RECORDS FOR PROCESSING:
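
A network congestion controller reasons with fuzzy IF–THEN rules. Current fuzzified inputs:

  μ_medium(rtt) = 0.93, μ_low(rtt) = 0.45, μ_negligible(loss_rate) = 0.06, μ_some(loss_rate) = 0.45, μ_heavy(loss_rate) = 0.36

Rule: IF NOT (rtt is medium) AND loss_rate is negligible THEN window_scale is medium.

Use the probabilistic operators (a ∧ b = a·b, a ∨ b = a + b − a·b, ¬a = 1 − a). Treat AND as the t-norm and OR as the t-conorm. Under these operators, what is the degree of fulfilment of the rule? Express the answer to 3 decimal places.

0.004

firing strength: ¬medium=1−0.93=0.07, negligible=0.06; AND[a·b] → w = 0.0042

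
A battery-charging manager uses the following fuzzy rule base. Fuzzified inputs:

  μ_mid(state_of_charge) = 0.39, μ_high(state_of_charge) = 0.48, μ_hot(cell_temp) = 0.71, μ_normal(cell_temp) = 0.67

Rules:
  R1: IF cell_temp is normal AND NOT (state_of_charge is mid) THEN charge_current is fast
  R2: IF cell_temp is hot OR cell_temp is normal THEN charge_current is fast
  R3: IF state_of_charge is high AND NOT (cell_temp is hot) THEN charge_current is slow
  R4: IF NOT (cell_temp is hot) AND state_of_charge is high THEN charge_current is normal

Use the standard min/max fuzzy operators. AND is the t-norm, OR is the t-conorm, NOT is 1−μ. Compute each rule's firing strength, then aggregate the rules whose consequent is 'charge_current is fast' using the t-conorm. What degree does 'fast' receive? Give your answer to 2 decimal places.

R1: normal=0.67, ¬mid=1−0.39=0.61; AND[min(a, b)] → w = 0.61
R2: hot=0.71, normal=0.67; OR[max(a, b)] → w = 0.71
R3: high=0.48, ¬hot=1−0.71=0.29; AND[min(a, b)] → w = 0.29
R4: ¬hot=1−0.71=0.29, high=0.48; AND[min(a, b)] → w = 0.29
Rules with consequent 'fast': {R1, R2} → strengths 0.61, 0.71
Aggregate via t-conorm [max(a, b)]: 0.71

0.71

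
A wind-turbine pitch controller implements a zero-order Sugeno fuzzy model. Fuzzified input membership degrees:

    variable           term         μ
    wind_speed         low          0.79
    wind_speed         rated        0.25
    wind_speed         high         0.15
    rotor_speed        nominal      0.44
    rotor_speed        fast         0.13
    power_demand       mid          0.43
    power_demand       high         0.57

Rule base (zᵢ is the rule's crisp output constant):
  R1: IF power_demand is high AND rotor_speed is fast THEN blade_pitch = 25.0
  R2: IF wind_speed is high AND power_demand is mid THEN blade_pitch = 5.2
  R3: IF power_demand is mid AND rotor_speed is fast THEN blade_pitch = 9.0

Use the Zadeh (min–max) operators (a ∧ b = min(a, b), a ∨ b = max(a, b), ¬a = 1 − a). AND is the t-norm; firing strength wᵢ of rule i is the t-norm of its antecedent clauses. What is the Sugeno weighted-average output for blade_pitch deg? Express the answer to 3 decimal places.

12.683

R1 (z=25.0): high=0.57, fast=0.13; AND[min(a, b)] → w = 0.13
R2 (z=5.2): high=0.15, mid=0.43; AND[min(a, b)] → w = 0.15
R3 (z=9.0): mid=0.43, fast=0.13; AND[min(a, b)] → w = 0.13
Weighted average = (0.13·25.0 + 0.15·5.2 + 0.13·9.0) / (0.13 + 0.15 + 0.13)
  = 5.2000 / 0.4100 = 12.683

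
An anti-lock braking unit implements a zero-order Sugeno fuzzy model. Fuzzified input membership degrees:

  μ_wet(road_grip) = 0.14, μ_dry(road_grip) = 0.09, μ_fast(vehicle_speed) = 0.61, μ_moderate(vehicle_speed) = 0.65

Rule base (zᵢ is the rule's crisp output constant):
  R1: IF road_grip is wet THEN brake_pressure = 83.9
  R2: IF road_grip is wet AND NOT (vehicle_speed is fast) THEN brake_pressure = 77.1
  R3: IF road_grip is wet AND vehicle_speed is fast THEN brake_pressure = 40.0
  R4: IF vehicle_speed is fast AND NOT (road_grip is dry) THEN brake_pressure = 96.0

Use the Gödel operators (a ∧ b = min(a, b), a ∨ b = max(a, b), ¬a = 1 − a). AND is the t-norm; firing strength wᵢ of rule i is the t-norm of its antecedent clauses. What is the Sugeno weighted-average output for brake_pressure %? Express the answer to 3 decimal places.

R1 (z=83.9): wet=0.14 → w = 0.14
R2 (z=77.1): wet=0.14, ¬fast=1−0.61=0.39; AND[min(a, b)] → w = 0.14
R3 (z=40.0): wet=0.14, fast=0.61; AND[min(a, b)] → w = 0.14
R4 (z=96.0): fast=0.61, ¬dry=1−0.09=0.91; AND[min(a, b)] → w = 0.61
Weighted average = (0.14·83.9 + 0.14·77.1 + 0.14·40.0 + 0.61·96.0) / (0.14 + 0.14 + 0.14 + 0.61)
  = 86.7000 / 1.0300 = 84.175

84.175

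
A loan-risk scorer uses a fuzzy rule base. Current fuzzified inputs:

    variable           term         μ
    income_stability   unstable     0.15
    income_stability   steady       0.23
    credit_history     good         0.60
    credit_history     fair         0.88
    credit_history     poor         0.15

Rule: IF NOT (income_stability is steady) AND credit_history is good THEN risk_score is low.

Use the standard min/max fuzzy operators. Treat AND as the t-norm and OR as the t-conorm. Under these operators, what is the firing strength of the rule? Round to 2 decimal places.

firing strength: ¬steady=1−0.23=0.77, good=0.60; AND[min(a, b)] → w = 0.60

0.60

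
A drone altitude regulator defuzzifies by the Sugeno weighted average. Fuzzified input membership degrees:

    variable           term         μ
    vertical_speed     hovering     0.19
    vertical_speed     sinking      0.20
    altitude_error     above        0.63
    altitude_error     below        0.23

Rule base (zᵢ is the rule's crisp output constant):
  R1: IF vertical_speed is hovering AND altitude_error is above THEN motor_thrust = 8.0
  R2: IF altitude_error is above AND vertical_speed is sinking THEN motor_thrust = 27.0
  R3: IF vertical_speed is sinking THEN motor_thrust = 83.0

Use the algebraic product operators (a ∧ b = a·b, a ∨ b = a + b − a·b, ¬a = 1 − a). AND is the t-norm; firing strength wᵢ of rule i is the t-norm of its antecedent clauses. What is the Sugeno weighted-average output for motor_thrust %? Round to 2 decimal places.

R1 (z=8.0): hovering=0.19, above=0.63; AND[a·b] → w = 0.1197
R2 (z=27.0): above=0.63, sinking=0.20; AND[a·b] → w = 0.1260
R3 (z=83.0): sinking=0.20 → w = 0.2000
Weighted average = (0.1197·8.0 + 0.1260·27.0 + 0.2000·83.0) / (0.1197 + 0.1260 + 0.2000)
  = 20.9596 / 0.4457 = 47.03

47.03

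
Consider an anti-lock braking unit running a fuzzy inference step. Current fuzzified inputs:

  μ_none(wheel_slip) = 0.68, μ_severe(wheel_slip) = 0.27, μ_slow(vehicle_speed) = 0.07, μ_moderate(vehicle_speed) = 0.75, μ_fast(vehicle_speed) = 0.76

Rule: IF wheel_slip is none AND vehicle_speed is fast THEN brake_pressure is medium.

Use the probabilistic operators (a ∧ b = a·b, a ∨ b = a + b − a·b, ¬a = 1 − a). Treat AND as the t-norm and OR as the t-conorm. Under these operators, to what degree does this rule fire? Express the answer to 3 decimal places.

firing strength: none=0.68, fast=0.76; AND[a·b] → w = 0.5168

0.517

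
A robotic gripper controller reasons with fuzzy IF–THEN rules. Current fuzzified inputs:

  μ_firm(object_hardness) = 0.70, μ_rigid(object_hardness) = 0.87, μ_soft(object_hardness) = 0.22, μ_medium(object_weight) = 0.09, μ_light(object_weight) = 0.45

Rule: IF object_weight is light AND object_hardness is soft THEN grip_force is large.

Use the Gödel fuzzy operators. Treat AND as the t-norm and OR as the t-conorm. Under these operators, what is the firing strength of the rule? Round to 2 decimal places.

0.22

firing strength: light=0.45, soft=0.22; AND[min(a, b)] → w = 0.22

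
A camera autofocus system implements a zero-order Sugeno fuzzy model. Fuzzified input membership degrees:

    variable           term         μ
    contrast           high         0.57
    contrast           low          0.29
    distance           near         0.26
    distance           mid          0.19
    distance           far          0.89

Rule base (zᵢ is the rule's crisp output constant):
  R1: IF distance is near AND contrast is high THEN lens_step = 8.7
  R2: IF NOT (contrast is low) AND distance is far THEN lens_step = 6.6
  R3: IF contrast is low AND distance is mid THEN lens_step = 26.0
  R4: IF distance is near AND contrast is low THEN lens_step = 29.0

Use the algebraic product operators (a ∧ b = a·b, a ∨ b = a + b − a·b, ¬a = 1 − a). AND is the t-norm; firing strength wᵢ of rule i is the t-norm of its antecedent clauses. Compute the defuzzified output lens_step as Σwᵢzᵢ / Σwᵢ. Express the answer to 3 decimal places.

9.970

R1 (z=8.7): near=0.26, high=0.57; AND[a·b] → w = 0.1482
R2 (z=6.6): ¬low=1−0.29=0.71, far=0.89; AND[a·b] → w = 0.6319
R3 (z=26.0): low=0.29, mid=0.19; AND[a·b] → w = 0.0551
R4 (z=29.0): near=0.26, low=0.29; AND[a·b] → w = 0.0754
Weighted average = (0.1482·8.7 + 0.6319·6.6 + 0.0551·26.0 + 0.0754·29.0) / (0.1482 + 0.6319 + 0.0551 + 0.0754)
  = 9.0791 / 0.9106 = 9.970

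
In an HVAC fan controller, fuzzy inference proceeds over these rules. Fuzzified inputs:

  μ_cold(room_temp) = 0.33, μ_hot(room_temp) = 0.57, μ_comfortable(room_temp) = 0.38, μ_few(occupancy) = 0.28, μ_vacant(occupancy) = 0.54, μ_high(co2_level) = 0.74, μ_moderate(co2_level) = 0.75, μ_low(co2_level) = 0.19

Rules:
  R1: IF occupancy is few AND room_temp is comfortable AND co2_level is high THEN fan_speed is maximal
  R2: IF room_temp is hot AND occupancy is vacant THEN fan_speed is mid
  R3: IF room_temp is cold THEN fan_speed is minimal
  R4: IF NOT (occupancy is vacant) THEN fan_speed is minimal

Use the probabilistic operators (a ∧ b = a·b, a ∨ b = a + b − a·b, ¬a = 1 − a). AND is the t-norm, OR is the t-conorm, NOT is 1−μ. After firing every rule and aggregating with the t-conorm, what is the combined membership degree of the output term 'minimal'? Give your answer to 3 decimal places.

R1: few=0.28, comfortable=0.38, high=0.74; AND[a·b] → w = 0.0787
R2: hot=0.57, vacant=0.54; AND[a·b] → w = 0.3078
R3: cold=0.33 → w = 0.3300
R4: ¬vacant=1−0.54=0.46 → w = 0.4600
Rules with consequent 'minimal': {R3, R4} → strengths 0.3300, 0.4600
Aggregate via t-conorm [a + b − a·b]: 0.6382

0.638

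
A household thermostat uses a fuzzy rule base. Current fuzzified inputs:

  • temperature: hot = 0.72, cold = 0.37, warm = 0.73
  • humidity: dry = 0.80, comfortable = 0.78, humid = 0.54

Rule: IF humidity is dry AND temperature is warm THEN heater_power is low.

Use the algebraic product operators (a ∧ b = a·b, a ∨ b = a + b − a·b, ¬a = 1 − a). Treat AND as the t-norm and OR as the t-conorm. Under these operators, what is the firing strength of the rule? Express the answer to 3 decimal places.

0.584

firing strength: dry=0.80, warm=0.73; AND[a·b] → w = 0.5840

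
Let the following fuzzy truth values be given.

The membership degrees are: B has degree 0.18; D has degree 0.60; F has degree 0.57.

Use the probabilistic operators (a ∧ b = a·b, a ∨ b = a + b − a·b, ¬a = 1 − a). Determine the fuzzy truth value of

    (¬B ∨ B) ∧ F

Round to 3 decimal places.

¬B = 1 − 0.1800 = 0.8200
¬B ∨ B = a + b − a·b on (0.8200, 0.1800) = 0.8524
(¬B ∨ B) ∧ F = a·b on (0.8524, 0.5700) = 0.4859

0.486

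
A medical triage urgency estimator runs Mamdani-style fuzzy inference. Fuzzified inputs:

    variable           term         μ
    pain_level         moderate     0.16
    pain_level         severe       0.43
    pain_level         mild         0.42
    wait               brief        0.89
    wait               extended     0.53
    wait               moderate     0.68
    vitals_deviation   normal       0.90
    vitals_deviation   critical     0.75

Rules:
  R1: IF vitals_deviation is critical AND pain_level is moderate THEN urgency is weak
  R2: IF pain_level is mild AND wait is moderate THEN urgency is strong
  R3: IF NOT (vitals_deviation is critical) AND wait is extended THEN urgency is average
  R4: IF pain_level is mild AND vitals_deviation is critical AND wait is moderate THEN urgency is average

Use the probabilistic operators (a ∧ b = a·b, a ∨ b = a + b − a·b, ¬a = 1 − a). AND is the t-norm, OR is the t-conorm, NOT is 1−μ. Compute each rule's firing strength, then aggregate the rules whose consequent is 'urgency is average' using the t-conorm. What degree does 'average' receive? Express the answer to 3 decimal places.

0.318

R1: critical=0.75, moderate=0.16; AND[a·b] → w = 0.1200
R2: mild=0.42, moderate=0.68; AND[a·b] → w = 0.2856
R3: ¬critical=1−0.75=0.25, extended=0.53; AND[a·b] → w = 0.1325
R4: mild=0.42, critical=0.75, moderate=0.68; AND[a·b] → w = 0.2142
Rules with consequent 'average': {R3, R4} → strengths 0.1325, 0.2142
Aggregate via t-conorm [a + b − a·b]: 0.3183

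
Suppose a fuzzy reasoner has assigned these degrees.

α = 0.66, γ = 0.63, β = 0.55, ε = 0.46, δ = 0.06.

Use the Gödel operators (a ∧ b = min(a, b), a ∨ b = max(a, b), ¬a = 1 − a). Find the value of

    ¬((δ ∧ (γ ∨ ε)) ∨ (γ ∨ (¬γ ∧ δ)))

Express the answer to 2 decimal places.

γ ∨ ε = max(a, b) on (0.63, 0.46) = 0.63
δ ∧ (γ ∨ ε) = min(a, b) on (0.06, 0.63) = 0.06
¬γ = 1 − 0.63 = 0.37
¬γ ∧ δ = min(a, b) on (0.37, 0.06) = 0.06
γ ∨ (¬γ ∧ δ) = max(a, b) on (0.63, 0.06) = 0.63
(δ ∧ (γ ∨ ε)) ∨ (γ ∨ (¬γ ∧ δ)) = max(a, b) on (0.06, 0.63) = 0.63
¬((δ ∧ (γ ∨ ε)) ∨ (γ ∨ (¬γ ∧ δ))) = 1 − 0.63 = 0.37

0.37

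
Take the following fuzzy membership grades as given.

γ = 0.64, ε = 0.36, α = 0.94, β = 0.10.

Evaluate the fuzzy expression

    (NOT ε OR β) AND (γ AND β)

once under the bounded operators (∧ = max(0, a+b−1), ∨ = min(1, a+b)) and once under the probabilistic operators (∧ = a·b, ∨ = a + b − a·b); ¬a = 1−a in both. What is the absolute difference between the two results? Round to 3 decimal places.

Under bounded:
  NOT ε = 1 − 0.36 = 0.64
  NOT ε OR β = min(1, a+b) on (0.64, 0.10) = 0.74
  γ AND β = max(0, a+b−1) on (0.64, 0.10) = 0.00
  (NOT ε OR β) AND (γ AND β) = max(0, a+b−1) on (0.74, 0.00) = 0.00
  → value = 0.0000
Under probabilistic:
  NOT ε = 1 − 0.3600 = 0.6400
  NOT ε OR β = a + b − a·b on (0.6400, 0.1000) = 0.6760
  γ AND β = a·b on (0.6400, 0.1000) = 0.0640
  (NOT ε OR β) AND (γ AND β) = a·b on (0.6760, 0.0640) = 0.0433
  → value = 0.0433
|0.0000 − 0.0433| = 0.043

0.043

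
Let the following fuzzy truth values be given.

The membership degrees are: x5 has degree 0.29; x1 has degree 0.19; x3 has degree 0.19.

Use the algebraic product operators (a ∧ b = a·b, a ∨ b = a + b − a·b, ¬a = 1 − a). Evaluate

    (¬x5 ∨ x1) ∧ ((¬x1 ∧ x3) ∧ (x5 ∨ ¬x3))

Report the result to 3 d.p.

¬x5 = 1 − 0.2900 = 0.7100
¬x5 ∨ x1 = a + b − a·b on (0.7100, 0.1900) = 0.7651
¬x1 = 1 − 0.1900 = 0.8100
¬x1 ∧ x3 = a·b on (0.8100, 0.1900) = 0.1539
¬x3 = 1 − 0.1900 = 0.8100
x5 ∨ ¬x3 = a + b − a·b on (0.2900, 0.8100) = 0.8651
(¬x1 ∧ x3) ∧ (x5 ∨ ¬x3) = a·b on (0.1539, 0.8651) = 0.1331
(¬x5 ∨ x1) ∧ ((¬x1 ∧ x3) ∧ (x5 ∨ ¬x3)) = a·b on (0.7651, 0.1331) = 0.1019

0.102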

EXERCISE OBJECTIVE:
Copy each line from the data above that includes "model".

WRITTEN REPLY:
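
A wind-turbine pitch controller implements a zero-order Sugeno fuzzy model. Fuzzified input membership degrees:
An anti-lock braking unit implements a zero-order Sugeno fuzzy model. Fuzzified input membership degrees:
A camera autofocus system implements a zero-order Sugeno fuzzy model. Fuzzified input membership degrees: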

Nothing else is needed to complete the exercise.